AVAILABLE RECORDS:
● ● ● ● ● ● ●

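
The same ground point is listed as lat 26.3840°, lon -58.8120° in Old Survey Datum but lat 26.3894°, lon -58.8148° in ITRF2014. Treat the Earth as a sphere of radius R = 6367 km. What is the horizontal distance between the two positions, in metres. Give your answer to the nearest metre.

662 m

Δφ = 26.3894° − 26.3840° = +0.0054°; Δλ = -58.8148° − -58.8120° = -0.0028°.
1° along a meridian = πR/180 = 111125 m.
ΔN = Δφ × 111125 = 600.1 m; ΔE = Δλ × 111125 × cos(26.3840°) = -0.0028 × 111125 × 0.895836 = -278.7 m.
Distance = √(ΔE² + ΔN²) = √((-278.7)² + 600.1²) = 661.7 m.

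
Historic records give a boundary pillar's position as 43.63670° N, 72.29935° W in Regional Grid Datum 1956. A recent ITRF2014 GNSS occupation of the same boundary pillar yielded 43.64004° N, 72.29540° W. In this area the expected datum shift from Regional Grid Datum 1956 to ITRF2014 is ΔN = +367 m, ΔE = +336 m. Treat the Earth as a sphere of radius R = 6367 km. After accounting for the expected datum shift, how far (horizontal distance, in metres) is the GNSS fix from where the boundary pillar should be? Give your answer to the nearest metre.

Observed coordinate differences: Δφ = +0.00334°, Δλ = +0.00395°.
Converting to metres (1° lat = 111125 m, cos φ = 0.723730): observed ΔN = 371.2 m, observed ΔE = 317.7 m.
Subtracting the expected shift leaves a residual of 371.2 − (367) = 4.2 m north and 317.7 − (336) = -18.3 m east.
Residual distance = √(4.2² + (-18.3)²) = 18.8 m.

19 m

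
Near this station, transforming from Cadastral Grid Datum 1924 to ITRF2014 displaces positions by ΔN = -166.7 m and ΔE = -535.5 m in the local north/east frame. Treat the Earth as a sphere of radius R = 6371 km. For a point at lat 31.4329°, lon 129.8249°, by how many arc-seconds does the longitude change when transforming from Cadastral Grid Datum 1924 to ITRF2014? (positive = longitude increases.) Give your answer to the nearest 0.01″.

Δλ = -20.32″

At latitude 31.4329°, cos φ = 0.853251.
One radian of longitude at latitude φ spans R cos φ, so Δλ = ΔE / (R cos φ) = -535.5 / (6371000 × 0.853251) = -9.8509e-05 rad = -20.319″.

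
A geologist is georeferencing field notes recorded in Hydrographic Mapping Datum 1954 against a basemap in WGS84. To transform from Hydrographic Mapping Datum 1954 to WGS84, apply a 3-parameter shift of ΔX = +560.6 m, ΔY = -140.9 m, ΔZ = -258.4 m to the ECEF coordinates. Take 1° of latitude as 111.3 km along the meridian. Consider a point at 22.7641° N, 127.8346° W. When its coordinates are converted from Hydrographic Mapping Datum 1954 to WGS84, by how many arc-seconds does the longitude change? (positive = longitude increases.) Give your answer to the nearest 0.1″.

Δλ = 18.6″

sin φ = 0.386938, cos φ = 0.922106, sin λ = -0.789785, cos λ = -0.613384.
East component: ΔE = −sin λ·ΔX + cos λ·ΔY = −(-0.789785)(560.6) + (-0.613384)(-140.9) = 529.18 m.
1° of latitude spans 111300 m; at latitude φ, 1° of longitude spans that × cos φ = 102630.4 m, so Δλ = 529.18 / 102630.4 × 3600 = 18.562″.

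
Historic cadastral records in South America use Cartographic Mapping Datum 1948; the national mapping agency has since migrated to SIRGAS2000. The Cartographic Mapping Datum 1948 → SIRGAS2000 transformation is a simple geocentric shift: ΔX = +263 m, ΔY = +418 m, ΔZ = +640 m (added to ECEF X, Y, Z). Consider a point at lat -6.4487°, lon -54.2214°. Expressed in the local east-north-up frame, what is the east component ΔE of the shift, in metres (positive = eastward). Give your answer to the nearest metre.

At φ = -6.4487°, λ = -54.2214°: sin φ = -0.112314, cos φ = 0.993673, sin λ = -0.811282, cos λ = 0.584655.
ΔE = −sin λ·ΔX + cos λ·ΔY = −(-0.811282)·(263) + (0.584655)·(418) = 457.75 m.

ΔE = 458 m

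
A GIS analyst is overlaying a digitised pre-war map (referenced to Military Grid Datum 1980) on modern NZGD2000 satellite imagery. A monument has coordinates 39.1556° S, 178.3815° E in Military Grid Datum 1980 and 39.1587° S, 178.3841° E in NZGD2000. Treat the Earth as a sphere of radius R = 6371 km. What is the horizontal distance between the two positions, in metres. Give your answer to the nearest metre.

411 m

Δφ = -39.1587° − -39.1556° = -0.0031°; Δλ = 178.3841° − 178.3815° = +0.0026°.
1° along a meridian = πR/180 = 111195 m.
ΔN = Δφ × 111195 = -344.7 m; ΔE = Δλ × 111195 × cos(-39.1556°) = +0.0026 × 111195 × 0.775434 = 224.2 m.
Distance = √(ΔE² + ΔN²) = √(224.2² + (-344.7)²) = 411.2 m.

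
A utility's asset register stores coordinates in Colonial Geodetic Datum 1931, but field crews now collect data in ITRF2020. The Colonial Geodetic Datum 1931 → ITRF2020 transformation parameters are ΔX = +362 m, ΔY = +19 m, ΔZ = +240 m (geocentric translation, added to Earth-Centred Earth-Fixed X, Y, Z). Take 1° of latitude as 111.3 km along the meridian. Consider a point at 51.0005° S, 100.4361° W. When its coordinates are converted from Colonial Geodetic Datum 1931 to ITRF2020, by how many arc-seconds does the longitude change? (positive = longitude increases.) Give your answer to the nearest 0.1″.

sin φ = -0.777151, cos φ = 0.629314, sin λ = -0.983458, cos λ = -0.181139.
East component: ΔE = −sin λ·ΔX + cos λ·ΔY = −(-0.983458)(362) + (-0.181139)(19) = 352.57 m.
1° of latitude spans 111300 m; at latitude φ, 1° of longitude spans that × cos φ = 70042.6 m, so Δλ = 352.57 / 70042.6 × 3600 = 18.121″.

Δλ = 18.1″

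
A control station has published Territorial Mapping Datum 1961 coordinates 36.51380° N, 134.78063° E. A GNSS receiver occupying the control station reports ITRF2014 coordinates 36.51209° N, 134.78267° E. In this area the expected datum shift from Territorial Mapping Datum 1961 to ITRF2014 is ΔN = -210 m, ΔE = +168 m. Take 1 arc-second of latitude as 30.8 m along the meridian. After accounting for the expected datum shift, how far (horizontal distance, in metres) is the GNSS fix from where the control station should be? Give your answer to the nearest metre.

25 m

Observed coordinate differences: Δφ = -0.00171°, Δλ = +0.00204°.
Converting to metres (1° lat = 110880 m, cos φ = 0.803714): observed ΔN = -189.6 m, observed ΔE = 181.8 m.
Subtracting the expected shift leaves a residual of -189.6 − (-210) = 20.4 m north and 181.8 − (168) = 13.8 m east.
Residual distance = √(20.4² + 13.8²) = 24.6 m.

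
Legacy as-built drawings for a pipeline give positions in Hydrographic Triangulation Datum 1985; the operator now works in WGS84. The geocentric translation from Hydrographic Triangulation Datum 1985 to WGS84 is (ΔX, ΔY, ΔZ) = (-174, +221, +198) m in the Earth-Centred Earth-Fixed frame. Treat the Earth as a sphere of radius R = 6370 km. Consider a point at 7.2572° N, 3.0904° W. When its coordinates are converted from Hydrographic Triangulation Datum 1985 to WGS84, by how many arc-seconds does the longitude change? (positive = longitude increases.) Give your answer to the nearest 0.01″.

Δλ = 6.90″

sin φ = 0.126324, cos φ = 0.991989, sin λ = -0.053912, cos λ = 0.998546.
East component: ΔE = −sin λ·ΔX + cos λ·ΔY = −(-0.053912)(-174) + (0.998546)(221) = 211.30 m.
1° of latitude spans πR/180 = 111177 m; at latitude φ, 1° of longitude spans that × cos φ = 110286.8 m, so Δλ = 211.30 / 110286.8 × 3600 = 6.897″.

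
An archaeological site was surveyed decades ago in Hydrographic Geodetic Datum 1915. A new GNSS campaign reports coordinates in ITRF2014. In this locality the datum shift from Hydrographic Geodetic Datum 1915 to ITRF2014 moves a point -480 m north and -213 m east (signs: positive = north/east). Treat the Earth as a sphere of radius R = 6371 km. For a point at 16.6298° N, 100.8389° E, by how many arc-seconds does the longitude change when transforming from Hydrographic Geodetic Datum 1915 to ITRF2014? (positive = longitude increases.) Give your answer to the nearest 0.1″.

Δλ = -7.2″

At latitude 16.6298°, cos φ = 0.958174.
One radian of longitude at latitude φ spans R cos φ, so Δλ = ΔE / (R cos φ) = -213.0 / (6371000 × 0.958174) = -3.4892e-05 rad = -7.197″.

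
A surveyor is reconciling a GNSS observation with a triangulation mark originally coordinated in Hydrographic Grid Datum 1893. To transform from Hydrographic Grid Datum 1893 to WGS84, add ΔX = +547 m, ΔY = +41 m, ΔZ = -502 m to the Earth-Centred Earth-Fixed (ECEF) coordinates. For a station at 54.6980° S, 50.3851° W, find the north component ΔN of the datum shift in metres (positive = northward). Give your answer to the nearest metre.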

● ● ● ● ● ● ●

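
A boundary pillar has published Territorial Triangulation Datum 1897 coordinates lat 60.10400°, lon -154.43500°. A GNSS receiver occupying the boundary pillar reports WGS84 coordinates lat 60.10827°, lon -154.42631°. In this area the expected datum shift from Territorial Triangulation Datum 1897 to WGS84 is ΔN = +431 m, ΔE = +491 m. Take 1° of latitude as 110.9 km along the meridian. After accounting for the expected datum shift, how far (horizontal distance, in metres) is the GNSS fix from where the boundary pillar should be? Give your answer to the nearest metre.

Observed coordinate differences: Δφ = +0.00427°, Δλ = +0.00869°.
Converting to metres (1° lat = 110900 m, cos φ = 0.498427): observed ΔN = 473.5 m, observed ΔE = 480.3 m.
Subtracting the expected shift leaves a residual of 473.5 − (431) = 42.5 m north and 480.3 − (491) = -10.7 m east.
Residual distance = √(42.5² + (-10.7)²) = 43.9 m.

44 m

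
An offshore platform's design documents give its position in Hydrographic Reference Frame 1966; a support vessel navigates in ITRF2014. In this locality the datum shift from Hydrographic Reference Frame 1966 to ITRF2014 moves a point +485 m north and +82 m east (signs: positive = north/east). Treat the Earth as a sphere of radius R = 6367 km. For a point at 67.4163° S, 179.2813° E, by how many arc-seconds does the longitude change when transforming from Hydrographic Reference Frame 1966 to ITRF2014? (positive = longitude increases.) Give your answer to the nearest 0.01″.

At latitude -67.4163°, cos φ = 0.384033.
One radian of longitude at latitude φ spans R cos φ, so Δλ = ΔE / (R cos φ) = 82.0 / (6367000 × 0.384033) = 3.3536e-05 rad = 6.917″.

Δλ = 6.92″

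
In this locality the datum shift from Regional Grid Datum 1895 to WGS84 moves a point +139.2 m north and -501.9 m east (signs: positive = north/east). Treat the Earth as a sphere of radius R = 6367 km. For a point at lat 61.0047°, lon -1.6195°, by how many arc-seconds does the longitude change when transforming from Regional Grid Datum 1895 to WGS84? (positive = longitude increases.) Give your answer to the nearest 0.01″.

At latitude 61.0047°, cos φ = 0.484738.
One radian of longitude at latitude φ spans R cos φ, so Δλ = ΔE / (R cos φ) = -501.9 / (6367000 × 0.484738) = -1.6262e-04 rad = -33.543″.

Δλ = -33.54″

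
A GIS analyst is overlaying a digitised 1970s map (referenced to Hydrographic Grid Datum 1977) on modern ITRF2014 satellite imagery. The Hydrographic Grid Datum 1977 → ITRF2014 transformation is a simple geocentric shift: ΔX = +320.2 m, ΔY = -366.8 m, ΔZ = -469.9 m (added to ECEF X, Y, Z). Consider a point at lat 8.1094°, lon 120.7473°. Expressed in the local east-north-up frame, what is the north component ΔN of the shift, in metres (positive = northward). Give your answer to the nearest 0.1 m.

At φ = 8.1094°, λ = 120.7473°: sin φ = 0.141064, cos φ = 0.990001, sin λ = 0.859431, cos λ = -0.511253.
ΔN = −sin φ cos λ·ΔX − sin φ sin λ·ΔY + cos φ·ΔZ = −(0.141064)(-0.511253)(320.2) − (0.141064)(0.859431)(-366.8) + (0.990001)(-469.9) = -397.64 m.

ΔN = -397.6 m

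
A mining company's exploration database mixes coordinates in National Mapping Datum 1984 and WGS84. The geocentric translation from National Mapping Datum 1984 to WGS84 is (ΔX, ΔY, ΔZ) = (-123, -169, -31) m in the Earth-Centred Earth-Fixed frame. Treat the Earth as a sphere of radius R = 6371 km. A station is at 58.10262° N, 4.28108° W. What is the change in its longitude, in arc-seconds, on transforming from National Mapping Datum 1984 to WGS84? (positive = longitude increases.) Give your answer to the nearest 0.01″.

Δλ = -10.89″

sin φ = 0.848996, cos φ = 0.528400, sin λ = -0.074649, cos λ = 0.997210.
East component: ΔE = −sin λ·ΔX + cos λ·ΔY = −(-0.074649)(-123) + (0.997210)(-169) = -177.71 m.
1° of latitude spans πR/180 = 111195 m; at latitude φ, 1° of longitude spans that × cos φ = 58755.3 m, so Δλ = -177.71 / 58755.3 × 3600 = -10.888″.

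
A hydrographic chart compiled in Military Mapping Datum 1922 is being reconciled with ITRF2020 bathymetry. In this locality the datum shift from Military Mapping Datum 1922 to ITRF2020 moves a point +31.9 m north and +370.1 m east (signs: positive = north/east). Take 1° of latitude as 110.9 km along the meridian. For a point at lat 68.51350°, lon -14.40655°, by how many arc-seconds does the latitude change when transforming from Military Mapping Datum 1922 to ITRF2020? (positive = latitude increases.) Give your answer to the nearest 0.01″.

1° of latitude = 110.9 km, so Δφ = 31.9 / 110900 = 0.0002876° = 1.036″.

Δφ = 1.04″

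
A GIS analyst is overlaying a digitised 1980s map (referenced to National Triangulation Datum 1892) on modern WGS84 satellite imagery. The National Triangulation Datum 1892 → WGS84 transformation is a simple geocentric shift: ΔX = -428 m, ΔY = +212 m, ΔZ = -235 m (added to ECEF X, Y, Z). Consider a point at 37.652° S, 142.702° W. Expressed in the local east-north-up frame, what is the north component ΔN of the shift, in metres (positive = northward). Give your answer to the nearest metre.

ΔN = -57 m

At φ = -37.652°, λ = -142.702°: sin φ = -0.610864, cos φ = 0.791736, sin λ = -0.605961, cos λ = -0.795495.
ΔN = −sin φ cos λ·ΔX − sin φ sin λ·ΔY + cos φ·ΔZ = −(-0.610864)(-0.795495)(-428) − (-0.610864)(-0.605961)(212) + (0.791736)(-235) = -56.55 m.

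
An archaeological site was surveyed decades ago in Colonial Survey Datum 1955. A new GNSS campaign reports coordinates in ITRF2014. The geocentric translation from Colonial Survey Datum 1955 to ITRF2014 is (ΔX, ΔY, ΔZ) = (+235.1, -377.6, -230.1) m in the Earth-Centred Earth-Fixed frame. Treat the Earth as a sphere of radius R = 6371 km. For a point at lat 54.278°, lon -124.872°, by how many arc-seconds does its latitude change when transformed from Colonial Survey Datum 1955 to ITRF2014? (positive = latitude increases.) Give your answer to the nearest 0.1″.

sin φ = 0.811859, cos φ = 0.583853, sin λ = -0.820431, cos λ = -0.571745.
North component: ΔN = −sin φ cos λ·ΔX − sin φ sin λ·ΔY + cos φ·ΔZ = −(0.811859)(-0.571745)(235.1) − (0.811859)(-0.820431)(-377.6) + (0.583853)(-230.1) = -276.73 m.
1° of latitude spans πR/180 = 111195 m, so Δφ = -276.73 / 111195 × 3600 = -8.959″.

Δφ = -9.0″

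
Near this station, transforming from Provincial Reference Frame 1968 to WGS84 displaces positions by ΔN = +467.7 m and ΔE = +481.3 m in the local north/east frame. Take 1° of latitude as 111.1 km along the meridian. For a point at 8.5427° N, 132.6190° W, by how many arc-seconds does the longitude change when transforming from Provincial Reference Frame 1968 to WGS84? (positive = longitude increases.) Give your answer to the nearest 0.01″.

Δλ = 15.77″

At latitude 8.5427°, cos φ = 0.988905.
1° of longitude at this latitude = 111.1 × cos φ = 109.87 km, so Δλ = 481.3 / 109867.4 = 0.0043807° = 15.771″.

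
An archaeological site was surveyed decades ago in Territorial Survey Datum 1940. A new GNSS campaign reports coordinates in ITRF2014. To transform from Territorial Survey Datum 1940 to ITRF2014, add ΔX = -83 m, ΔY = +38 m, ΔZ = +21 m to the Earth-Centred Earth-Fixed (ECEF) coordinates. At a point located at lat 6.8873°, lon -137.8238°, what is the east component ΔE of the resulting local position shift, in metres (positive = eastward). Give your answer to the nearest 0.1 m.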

● ● ● ● ● ● ●

TASK TO CARRY OUT: Every line from the line containing "An archaeological site was surveyed decades ago in Hydrographic" through the line containing "A surveyor is" in the records above must be retyped exactly. Leave out the rest.

THE COMPLETED TASK:
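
An archaeological site was surveyed decades ago in Hydrographic Geodetic Datum 1915. A new GNSS campaign reports coordinates in ITRF2014. In this locality the datum shift from Hydrographic Geodetic Datum 1915 to ITRF2014 moves a point -480 m north and -213 m east (signs: positive = north/east). Treat the Earth as a sphere of radius R = 6371 km. For a point at 16.6298° N, 100.8389° E, by how many arc-seconds does the longitude change when transforming from Hydrographic Geodetic Datum 1915 to ITRF2014? (positive = longitude increases.) Give your answer to the nearest 0.1″.

Δλ = -7.2″

At latitude 16.6298°, cos φ = 0.958174.
One radian of longitude at latitude φ spans R cos φ, so Δλ = ΔE / (R cos φ) = -213.0 / (6371000 × 0.958174) = -3.4892e-05 rad = -7.197″.

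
A surveyor is reconciling a GNSS observation with a triangulation mark originally coordinated in Hydrographic Grid Datum 1893. To transform from Hydrographic Grid Datum 1893 to WGS84, add ΔX = +547 m, ΔY = +41 m, ΔZ = -502 m to the Earth-Centred Earth-Fixed (ECEF) coordinates. For a station at 54.6980° S, 50.3851° W, find the north component ΔN of the datum shift in metres (positive = northward). Give your answer to the nearest metre.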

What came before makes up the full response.